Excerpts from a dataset
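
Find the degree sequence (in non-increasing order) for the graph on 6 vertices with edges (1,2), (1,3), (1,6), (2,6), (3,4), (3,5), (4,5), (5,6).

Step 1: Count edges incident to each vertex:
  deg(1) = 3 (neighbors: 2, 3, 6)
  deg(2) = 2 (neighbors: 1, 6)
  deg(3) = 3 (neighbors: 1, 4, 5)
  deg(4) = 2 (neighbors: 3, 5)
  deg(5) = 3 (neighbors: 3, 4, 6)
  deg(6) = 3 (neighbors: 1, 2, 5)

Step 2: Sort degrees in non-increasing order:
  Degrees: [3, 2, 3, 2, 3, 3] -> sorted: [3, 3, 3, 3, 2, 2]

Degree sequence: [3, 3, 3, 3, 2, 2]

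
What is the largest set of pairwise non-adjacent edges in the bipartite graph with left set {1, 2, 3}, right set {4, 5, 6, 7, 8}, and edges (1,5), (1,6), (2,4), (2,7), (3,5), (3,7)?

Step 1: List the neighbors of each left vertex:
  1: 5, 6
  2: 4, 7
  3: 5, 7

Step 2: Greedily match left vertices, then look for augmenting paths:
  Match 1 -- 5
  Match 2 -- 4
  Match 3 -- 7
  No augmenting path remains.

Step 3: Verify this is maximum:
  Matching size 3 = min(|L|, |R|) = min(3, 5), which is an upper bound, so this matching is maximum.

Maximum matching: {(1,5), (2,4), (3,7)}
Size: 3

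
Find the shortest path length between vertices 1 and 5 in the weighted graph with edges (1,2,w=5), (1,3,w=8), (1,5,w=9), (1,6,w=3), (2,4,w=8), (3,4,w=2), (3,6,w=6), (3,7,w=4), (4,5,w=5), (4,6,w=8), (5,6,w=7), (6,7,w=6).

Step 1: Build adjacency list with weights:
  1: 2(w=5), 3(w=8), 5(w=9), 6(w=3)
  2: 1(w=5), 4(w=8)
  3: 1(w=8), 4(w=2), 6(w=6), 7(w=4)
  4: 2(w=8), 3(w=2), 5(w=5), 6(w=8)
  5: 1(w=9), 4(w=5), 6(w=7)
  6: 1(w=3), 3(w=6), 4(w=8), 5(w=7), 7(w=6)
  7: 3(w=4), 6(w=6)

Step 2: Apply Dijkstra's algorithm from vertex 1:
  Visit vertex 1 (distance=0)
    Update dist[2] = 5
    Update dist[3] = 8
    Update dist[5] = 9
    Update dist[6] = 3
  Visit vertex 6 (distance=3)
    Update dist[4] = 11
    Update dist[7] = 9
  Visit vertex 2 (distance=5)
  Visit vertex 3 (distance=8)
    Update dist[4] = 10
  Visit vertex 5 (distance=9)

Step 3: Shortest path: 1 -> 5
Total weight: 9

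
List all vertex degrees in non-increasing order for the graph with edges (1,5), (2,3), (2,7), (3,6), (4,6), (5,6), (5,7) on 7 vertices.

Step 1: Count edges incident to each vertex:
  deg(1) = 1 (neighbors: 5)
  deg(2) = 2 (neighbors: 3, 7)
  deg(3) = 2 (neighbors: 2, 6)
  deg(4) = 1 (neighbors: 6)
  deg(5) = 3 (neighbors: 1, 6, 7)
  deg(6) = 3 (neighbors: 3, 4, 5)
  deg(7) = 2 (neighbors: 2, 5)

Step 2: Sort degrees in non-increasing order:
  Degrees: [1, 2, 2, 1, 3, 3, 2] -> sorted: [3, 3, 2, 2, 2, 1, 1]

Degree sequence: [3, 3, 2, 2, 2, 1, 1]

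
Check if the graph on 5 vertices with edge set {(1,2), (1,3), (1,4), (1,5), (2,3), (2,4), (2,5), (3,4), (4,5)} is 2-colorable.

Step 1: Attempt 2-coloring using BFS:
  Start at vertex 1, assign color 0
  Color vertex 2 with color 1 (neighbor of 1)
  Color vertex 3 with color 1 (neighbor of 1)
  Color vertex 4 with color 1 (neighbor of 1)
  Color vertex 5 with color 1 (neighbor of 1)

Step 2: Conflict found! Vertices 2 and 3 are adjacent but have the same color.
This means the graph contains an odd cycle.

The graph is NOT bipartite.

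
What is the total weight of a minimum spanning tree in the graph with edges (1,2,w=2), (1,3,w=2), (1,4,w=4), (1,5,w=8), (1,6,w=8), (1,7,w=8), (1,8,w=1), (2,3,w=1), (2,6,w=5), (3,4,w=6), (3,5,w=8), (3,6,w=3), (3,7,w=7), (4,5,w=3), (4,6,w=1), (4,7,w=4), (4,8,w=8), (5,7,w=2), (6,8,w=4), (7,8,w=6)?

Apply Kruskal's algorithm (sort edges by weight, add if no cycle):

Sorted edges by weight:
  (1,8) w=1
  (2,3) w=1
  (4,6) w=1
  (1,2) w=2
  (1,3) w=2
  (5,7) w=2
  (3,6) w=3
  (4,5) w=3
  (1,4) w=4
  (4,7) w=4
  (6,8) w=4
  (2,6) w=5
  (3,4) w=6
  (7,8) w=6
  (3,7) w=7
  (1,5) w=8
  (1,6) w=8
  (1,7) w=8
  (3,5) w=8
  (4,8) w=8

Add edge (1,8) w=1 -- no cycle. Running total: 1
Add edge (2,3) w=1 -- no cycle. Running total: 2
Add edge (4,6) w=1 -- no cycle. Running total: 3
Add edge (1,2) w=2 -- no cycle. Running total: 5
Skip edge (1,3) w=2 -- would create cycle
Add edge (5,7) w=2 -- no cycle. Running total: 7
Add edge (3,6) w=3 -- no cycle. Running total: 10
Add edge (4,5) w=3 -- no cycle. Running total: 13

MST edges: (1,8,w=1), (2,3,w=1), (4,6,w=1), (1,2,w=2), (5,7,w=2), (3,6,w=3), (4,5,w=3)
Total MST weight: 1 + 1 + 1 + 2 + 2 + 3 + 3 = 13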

EXERCISE OBJECTIVE
What you hand back must match the records above exactly.

SOLUTION TO THE PROBLEM
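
Find the degree sequence (in non-increasing order) for the graph on 6 vertices with edges (1,2), (1,3), (1,6), (2,6), (3,4), (3,5), (4,5), (5,6).

Step 1: Count edges incident to each vertex:
  deg(1) = 3 (neighbors: 2, 3, 6)
  deg(2) = 2 (neighbors: 1, 6)
  deg(3) = 3 (neighbors: 1, 4, 5)
  deg(4) = 2 (neighbors: 3, 5)
  deg(5) = 3 (neighbors: 3, 4, 6)
  deg(6) = 3 (neighbors: 1, 2, 5)

Step 2: Sort degrees in non-increasing order:
  Degrees: [3, 2, 3, 2, 3, 3] -> sorted: [3, 3, 3, 3, 2, 2]

Degree sequence: [3, 3, 3, 3, 2, 2]

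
What is the largest set of pairwise non-adjacent edges in the bipartite graph with left set {1, 2, 3}, right set {4, 5, 6, 7, 8}, and edges (1,5), (1,6), (2,4), (2,7), (3,5), (3,7)?

Step 1: List the neighbors of each left vertex:
  1: 5, 6
  2: 4, 7
  3: 5, 7

Step 2: Greedily match left vertices, then look for augmenting paths:
  Match 1 -- 5
  Match 2 -- 4
  Match 3 -- 7
  No augmenting path remains.

Step 3: Verify this is maximum:
  Matching size 3 = min(|L|, |R|) = min(3, 5), which is an upper bound, so this matching is maximum.

Maximum matching: {(1,5), (2,4), (3,7)}
Size: 3

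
Find the shortest path length between vertices 1 and 5 in the weighted graph with edges (1,2,w=5), (1,3,w=8), (1,5,w=9), (1,6,w=3), (2,4,w=8), (3,4,w=2), (3,6,w=6), (3,7,w=4), (4,5,w=5), (4,6,w=8), (5,6,w=7), (6,7,w=6).

Step 1: Build adjacency list with weights:
  1: 2(w=5), 3(w=8), 5(w=9), 6(w=3)
  2: 1(w=5), 4(w=8)
  3: 1(w=8), 4(w=2), 6(w=6), 7(w=4)
  4: 2(w=8), 3(w=2), 5(w=5), 6(w=8)
  5: 1(w=9), 4(w=5), 6(w=7)
  6: 1(w=3), 3(w=6), 4(w=8), 5(w=7), 7(w=6)
  7: 3(w=4), 6(w=6)

Step 2: Apply Dijkstra's algorithm from vertex 1:
  Visit vertex 1 (distance=0)
    Update dist[2] = 5
    Update dist[3] = 8
    Update dist[5] = 9
    Update dist[6] = 3
  Visit vertex 6 (distance=3)
    Update dist[4] = 11
    Update dist[7] = 9
  Visit vertex 2 (distance=5)
  Visit vertex 3 (distance=8)
    Update dist[4] = 10
  Visit vertex 5 (distance=9)

Step 3: Shortest path: 1 -> 5
Total weight: 9

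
List all vertex degrees in non-increasing order for the graph with edges (1,5), (2,3), (2,7), (3,6), (4,6), (5,6), (5,7) on 7 vertices.

Step 1: Count edges incident to each vertex:
  deg(1) = 1 (neighbors: 5)
  deg(2) = 2 (neighbors: 3, 7)
  deg(3) = 2 (neighbors: 2, 6)
  deg(4) = 1 (neighbors: 6)
  deg(5) = 3 (neighbors: 1, 6, 7)
  deg(6) = 3 (neighbors: 3, 4, 5)
  deg(7) = 2 (neighbors: 2, 5)

Step 2: Sort degrees in non-increasing order:
  Degrees: [1, 2, 2, 1, 3, 3, 2] -> sorted: [3, 3, 2, 2, 2, 1, 1]

Degree sequence: [3, 3, 2, 2, 2, 1, 1]

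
Check if the graph on 5 vertices with edge set {(1,2), (1,3), (1,4), (1,5), (2,3), (2,4), (2,5), (3,4), (4,5)} is 2-colorable.

Step 1: Attempt 2-coloring using BFS:
  Start at vertex 1, assign color 0
  Color vertex 2 with color 1 (neighbor of 1)
  Color vertex 3 with color 1 (neighbor of 1)
  Color vertex 4 with color 1 (neighbor of 1)
  Color vertex 5 with color 1 (neighbor of 1)

Step 2: Conflict found! Vertices 2 and 3 are adjacent but have the same color.
This means the graph contains an odd cycle.

The graph is NOT bipartite.

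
What is the total weight of a minimum spanning tree in the graph with edges (1,2,w=2), (1,3,w=2), (1,4,w=4), (1,5,w=8), (1,6,w=8), (1,7,w=8), (1,8,w=1), (2,3,w=1), (2,6,w=5), (3,4,w=6), (3,5,w=8), (3,6,w=3), (3,7,w=7), (4,5,w=3), (4,6,w=1), (4,7,w=4), (4,8,w=8), (5,7,w=2), (6,8,w=4), (7,8,w=6)?

Apply Kruskal's algorithm (sort edges by weight, add if no cycle):

Sorted edges by weight:
  (1,8) w=1
  (2,3) w=1
  (4,6) w=1
  (1,2) w=2
  (1,3) w=2
  (5,7) w=2
  (3,6) w=3
  (4,5) w=3
  (1,4) w=4
  (4,7) w=4
  (6,8) w=4
  (2,6) w=5
  (3,4) w=6
  (7,8) w=6
  (3,7) w=7
  (1,5) w=8
  (1,6) w=8
  (1,7) w=8
  (3,5) w=8
  (4,8) w=8

Add edge (1,8) w=1 -- no cycle. Running total: 1
Add edge (2,3) w=1 -- no cycle. Running total: 2
Add edge (4,6) w=1 -- no cycle. Running total: 3
Add edge (1,2) w=2 -- no cycle. Running total: 5
Skip edge (1,3) w=2 -- would create cycle
Add edge (5,7) w=2 -- no cycle. Running total: 7
Add edge (3,6) w=3 -- no cycle. Running total: 10
Add edge (4,5) w=3 -- no cycle. Running total: 13

MST edges: (1,8,w=1), (2,3,w=1), (4,6,w=1), (1,2,w=2), (5,7,w=2), (3,6,w=3), (4,5,w=3)
Total MST weight: 1 + 1 + 1 + 2 + 2 + 3 + 3 = 13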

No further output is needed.